| What needs to be done |
Transcribe exactly the lines that fall between the one holding "event 3: t=21: SET a = 48" and the one holding "Question 2: Which", inclusive, from the entries below.

| Data supplied |
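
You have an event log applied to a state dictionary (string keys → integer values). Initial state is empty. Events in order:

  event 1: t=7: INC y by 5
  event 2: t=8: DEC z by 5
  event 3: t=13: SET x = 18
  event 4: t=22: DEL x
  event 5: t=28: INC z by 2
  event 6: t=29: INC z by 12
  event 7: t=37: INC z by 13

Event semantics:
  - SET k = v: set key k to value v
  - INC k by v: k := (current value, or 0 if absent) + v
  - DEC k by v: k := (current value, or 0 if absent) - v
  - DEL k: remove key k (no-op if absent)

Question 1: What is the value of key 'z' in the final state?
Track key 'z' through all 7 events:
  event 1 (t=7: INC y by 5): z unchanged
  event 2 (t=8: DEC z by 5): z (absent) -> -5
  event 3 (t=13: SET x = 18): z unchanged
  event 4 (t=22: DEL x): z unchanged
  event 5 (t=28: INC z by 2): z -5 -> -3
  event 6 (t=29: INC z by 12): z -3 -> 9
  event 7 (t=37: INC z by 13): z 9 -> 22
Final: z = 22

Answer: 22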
--
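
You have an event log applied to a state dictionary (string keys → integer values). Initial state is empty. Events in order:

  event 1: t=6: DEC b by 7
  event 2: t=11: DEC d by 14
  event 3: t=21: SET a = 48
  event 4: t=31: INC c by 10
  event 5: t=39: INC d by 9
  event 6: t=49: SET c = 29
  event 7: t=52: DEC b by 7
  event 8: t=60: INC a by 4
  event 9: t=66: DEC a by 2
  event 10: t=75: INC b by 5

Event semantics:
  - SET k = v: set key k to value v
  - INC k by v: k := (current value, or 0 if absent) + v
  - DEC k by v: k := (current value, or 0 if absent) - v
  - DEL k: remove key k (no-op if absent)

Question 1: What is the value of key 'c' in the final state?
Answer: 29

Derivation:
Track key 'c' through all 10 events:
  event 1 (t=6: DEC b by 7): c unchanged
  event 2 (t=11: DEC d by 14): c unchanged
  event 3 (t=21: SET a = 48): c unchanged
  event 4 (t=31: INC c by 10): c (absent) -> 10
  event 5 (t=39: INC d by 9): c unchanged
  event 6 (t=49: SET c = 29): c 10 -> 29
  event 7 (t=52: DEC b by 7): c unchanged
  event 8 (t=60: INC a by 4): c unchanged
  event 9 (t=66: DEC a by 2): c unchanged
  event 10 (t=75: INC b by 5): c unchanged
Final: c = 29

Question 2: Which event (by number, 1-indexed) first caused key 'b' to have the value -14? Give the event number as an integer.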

| Response for this exercise |
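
  event 3: t=21: SET a = 48
  event 4: t=31: INC c by 10
  event 5: t=39: INC d by 9
  event 6: t=49: SET c = 29
  event 7: t=52: DEC b by 7
  event 8: t=60: INC a by 4
  event 9: t=66: DEC a by 2
  event 10: t=75: INC b by 5

Event semantics:
  - SET k = v: set key k to value v
  - INC k by v: k := (current value, or 0 if absent) + v
  - DEC k by v: k := (current value, or 0 if absent) - v
  - DEL k: remove key k (no-op if absent)

Question 1: What is the value of key 'c' in the final state?
Answer: 29

Derivation:
Track key 'c' through all 10 events:
  event 1 (t=6: DEC b by 7): c unchanged
  event 2 (t=11: DEC d by 14): c unchanged
  event 3 (t=21: SET a = 48): c unchanged
  event 4 (t=31: INC c by 10): c (absent) -> 10
  event 5 (t=39: INC d by 9): c unchanged
  event 6 (t=49: SET c = 29): c 10 -> 29
  event 7 (t=52: DEC b by 7): c unchanged
  event 8 (t=60: INC a by 4): c unchanged
  event 9 (t=66: DEC a by 2): c unchanged
  event 10 (t=75: INC b by 5): c unchanged
Final: c = 29

Question 2: Which event (by number, 1-indexed) first caused key 'b' to have the value -14? Give the event number as an integer.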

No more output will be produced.